Whenever a line contains "thereof", include it in the count; reply with the number of such lines in the data and nothing else.

(Stored data entries)
-----

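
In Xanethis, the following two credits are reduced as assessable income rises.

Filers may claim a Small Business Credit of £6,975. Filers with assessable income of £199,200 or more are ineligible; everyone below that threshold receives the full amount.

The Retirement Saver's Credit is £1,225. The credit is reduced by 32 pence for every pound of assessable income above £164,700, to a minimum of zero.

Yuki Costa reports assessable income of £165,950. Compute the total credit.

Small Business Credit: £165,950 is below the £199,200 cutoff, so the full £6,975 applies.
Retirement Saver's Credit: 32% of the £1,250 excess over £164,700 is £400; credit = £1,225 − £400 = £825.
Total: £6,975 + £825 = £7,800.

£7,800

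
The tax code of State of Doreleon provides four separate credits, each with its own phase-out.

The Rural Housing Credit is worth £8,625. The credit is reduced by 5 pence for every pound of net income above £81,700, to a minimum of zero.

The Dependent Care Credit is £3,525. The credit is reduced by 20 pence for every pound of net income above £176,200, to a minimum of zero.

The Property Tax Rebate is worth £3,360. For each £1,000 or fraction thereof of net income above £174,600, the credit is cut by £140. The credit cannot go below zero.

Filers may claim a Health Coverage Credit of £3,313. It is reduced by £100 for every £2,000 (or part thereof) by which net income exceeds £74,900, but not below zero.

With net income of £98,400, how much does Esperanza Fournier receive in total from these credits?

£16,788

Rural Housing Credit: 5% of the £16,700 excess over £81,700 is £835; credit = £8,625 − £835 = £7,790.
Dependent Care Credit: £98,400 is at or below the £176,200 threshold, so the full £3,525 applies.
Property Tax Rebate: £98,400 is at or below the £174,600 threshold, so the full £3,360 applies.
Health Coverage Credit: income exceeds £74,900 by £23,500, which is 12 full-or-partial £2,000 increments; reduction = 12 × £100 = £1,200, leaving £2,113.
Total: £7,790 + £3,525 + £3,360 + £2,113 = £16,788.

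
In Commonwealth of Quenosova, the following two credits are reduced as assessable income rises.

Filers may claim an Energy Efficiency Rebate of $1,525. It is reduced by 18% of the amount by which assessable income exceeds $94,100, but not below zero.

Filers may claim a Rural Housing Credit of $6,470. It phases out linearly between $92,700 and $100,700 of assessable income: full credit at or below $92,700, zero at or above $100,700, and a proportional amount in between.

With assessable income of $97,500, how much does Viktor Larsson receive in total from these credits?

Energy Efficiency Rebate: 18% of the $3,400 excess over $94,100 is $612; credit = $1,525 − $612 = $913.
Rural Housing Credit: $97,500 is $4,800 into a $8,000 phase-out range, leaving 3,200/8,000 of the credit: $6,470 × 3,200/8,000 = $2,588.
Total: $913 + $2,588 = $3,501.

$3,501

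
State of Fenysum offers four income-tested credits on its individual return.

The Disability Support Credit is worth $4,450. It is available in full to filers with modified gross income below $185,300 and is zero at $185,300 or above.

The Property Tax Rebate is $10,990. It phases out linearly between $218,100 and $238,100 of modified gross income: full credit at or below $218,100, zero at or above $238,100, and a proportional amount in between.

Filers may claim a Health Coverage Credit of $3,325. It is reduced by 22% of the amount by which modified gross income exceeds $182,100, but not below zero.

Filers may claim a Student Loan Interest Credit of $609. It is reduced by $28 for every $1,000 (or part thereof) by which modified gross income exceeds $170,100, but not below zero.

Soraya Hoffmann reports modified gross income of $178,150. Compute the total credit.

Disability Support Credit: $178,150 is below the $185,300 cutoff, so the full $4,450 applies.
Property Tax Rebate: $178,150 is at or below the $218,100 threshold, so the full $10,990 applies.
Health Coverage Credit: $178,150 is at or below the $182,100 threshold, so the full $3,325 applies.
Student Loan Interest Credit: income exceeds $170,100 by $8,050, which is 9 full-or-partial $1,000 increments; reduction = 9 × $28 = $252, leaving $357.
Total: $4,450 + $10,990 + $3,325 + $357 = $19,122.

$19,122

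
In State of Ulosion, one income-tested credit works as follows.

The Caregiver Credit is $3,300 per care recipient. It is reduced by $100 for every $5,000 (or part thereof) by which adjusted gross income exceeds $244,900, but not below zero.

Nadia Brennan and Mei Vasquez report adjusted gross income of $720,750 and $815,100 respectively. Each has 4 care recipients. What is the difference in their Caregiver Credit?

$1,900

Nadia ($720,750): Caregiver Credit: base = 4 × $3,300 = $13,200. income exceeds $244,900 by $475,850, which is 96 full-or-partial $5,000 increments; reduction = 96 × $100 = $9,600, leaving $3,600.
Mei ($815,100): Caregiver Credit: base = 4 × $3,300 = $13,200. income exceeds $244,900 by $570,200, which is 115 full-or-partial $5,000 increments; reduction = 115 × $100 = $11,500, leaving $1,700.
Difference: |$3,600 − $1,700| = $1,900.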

-----

> _Response for this exercise_
4